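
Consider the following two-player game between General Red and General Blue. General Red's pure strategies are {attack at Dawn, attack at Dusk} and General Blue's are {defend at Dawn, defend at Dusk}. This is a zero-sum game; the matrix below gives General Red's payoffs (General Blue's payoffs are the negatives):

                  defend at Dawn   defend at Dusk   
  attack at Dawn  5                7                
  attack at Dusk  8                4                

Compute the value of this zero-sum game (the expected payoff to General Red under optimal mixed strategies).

In a mixed equilibrium General Red is indifferent between attack at Dawn and attack at Dusk; this condition fixes q.
  General Red's payoff to attack at Dawn: q·5 + (1−q)·7 = -2q + 7
  General Red's payoff to attack at Dusk: q·8 + (1−q)·4 = 4q + 4
  -2q + 7 = 4q + 4  ⇒  -6q = -3  ⇒  q = 1/2.
The value is General Red's expected payoff against this mix (using attack at Dawn): (1/2)·5 + (1/2)·7 = 6.

v = 6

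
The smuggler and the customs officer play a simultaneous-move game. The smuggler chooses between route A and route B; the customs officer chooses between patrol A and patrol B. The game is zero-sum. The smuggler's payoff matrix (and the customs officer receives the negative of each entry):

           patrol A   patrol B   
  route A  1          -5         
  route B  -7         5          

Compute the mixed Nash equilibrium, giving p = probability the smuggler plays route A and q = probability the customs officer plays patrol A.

p = 2/3, q = 5/9

For the customs officer to be willing to mix, the customs officer must be indifferent between patrol A and patrol B, which pins down the smuggler's mix.
  the customs officer's payoff from patrol A: p·(-1) + (1−p)·7 = -8p + 7
  the customs officer's payoff from patrol B: p·5 + (1−p)·(-5) = 10p - 5
  -8p + 7 = 10p - 5  ⇒  -18p = -12  ⇒  p = 2/3.
In a mixed equilibrium the smuggler is indifferent between route A and route B; this condition fixes q.
  the smuggler's expected payoff from route A: q·1 + (1−q)·(-5) = 6q - 5
  the smuggler's expected payoff from route B: q·(-7) + (1−q)·5 = -12q + 5
  6q - 5 = -12q + 5  ⇒  18q = 10  ⇒  q = 5/9.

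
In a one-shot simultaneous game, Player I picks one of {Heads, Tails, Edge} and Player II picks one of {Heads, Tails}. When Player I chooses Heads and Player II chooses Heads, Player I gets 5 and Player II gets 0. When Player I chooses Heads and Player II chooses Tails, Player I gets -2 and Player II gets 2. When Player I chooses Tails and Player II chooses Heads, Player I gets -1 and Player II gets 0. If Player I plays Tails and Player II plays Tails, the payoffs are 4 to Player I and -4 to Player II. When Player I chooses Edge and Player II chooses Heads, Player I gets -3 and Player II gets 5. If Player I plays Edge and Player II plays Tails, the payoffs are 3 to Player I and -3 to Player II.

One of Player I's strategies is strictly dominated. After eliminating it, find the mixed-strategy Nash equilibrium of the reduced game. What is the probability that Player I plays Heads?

Player I's strategy Edge is strictly dominated by Tails: -1 > -3 and 4 > 3. Eliminate Edge.
Set Player II's expected payoff from Heads equal to that from Tails:
  Player II's payoff to Heads: p·0 + (1−p)·0 = 0
  Player II's payoff to Tails: p·2 + (1−p)·(-4) = 6p - 4
  0 = 6p - 4  ⇒  -6p = -4  ⇒  p = 2/3.

p = 2/3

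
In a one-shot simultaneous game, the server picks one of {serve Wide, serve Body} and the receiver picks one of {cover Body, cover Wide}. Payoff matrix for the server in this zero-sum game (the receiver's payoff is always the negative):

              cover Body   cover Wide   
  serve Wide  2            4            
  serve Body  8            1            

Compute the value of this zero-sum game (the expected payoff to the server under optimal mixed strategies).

v = 10/3

The server's indifference between serve Wide and serve Body determines the receiver's mixing probability q:
  the server's payoff to serve Wide: q·2 + (1−q)·4 = -2q + 4
  the server's payoff to serve Body: q·8 + (1−q)·1 = 7q + 1
  -2q + 4 = 7q + 1  ⇒  -9q = -3  ⇒  q = 1/3.
The value is the server's expected payoff against this mix (using serve Wide): (1/3)·2 + (2/3)·4 = 10/3.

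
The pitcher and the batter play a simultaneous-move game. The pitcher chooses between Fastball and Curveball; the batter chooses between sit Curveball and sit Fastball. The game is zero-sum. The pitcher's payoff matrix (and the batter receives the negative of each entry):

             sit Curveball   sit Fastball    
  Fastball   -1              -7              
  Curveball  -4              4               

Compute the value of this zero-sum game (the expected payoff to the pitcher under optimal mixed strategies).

In a mixed equilibrium the pitcher is indifferent between Fastball and Curveball; this condition fixes q.
  the pitcher's payoff from Fastball: q·(-1) + (1−q)·(-7) = 6q - 7
  the pitcher's payoff from Curveball: q·(-4) + (1−q)·4 = -8q + 4
  6q - 7 = -8q + 4  ⇒  14q = 11  ⇒  q = 11/14.
The value is the pitcher's expected payoff against this mix (using Fastball): (11/14)·(-1) + (3/14)·(-7) = -16/7.

v = -16/7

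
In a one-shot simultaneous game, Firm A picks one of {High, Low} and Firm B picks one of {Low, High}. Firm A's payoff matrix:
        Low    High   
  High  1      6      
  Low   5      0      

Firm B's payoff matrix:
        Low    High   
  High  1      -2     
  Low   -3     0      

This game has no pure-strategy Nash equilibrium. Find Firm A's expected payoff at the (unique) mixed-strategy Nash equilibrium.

For Firm A to be willing to mix, Firm A must be indifferent between High and Low, which pins down Firm B's mix.
  Firm A's payoff to High: q·1 + (1−q)·6 = -5q + 6
  Firm A's payoff to Low: q·5 + (1−q)·0 = 5q
  -5q + 6 = 5q  ⇒  -10q = -6  ⇒  q = 3/5.
At equilibrium Firm A is indifferent across rows, so Firm A's payoff equals the payoff from High: (3/5)·1 + (2/5)·6 = 3.

3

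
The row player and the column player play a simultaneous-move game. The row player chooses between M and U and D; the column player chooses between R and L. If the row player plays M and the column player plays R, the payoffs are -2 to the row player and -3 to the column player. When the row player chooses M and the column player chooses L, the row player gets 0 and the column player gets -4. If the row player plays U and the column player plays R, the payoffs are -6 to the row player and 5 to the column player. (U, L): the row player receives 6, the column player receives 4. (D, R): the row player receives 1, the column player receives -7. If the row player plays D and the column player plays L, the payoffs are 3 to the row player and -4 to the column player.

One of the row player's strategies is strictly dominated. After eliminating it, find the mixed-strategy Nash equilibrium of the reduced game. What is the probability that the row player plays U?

The row player's strategy M is strictly dominated by D: 1 > -2 and 3 > 0. Eliminate M.
The column player's indifference between R and L determines the row player's mixing probability p:
  the column player's payoff to R: p·5 + (1−p)·(-7) = 12p - 7
  the column player's payoff to L: p·4 + (1−p)·(-4) = 8p - 4
  12p - 7 = 8p - 4  ⇒  4p = 3  ⇒  p = 3/4.

p = 3/4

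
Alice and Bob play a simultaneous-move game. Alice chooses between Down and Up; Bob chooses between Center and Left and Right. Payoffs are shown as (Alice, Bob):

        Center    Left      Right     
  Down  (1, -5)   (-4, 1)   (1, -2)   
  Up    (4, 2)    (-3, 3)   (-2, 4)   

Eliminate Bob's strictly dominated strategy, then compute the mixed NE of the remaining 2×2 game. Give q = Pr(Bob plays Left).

q = 3/4

Bob's strategy Center is strictly dominated by Right: -2 > -5 and 4 > 2. Eliminate Center.
Alice's indifference between Down and Up determines Bob's mixing probability q:
  Alice's payoff from Down: q·(-4) + (1−q)·1 = -5q + 1
  Alice's payoff from Up: q·(-3) + (1−q)·(-2) = -q - 2
  -5q + 1 = -q - 2  ⇒  -4q = -3  ⇒  q = 3/4.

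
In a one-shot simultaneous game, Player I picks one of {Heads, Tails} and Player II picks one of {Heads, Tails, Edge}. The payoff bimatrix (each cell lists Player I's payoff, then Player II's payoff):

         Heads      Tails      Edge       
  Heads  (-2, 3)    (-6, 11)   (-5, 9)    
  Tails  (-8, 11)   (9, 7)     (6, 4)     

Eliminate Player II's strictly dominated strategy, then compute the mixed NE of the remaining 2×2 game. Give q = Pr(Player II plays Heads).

Player II's strategy Edge is strictly dominated by Tails: 11 > 9 and 7 > 4. Eliminate Edge.
In a mixed equilibrium Player I is indifferent between Heads and Tails; this condition fixes q.
  Player I's payoff from Heads: q·(-2) + (1−q)·(-6) = 4q - 6
  Player I's payoff from Tails: q·(-8) + (1−q)·9 = -17q + 9
  4q - 6 = -17q + 9  ⇒  21q = 15  ⇒  q = 5/7.

q = 5/7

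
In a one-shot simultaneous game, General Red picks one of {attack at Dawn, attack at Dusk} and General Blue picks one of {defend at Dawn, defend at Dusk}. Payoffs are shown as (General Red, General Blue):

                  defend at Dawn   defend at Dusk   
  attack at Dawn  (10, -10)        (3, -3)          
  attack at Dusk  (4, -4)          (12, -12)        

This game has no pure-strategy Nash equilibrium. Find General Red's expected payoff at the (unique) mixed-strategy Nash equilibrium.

36/5

Set General Red's expected payoff from attack at Dawn equal to that from attack at Dusk:
  General Red's payoff to attack at Dawn: q·10 + (1−q)·3 = 7q + 3
  General Red's payoff to attack at Dusk: q·4 + (1−q)·12 = -8q + 12
  7q + 3 = -8q + 12  ⇒  15q = 9  ⇒  q = 3/5.
At equilibrium General Red is indifferent across rows, so General Red's payoff equals the payoff from attack at Dawn: (3/5)·10 + (2/5)·3 = 36/5.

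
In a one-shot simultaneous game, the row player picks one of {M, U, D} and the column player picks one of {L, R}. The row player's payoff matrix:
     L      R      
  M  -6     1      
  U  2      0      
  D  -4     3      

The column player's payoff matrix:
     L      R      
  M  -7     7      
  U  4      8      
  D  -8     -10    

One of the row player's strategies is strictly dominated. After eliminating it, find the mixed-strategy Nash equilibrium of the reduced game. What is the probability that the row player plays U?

p = 1/3

The row player's strategy M is strictly dominated by D: -4 > -6 and 3 > 1. Eliminate M.
In a mixed equilibrium the column player is indifferent between L and R; this condition fixes p.
  the column player's expected payoff from L: p·4 + (1−p)·(-8) = 12p - 8
  the column player's expected payoff from R: p·8 + (1−p)·(-10) = 18p - 10
  12p - 8 = 18p - 10  ⇒  -6p = -2  ⇒  p = 1/3.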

········

◆ **Exercise aim**: As you read the records above, find each line that contains "entry" and copy it.

◆ **Response to this exercise**:
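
The smuggler and the customs officer play a simultaneous-move game. The smuggler chooses between route A and route B; the customs officer chooses between patrol A and patrol B. The game is zero-sum. The smuggler's payoff matrix (and the customs officer receives the negative of each entry):
The pitcher and the batter play a simultaneous-move game. The pitcher chooses between Fastball and Curveball; the batter chooses between sit Curveball and sit Fastball. The game is zero-sum. The pitcher's payoff matrix (and the batter receives the negative of each entry):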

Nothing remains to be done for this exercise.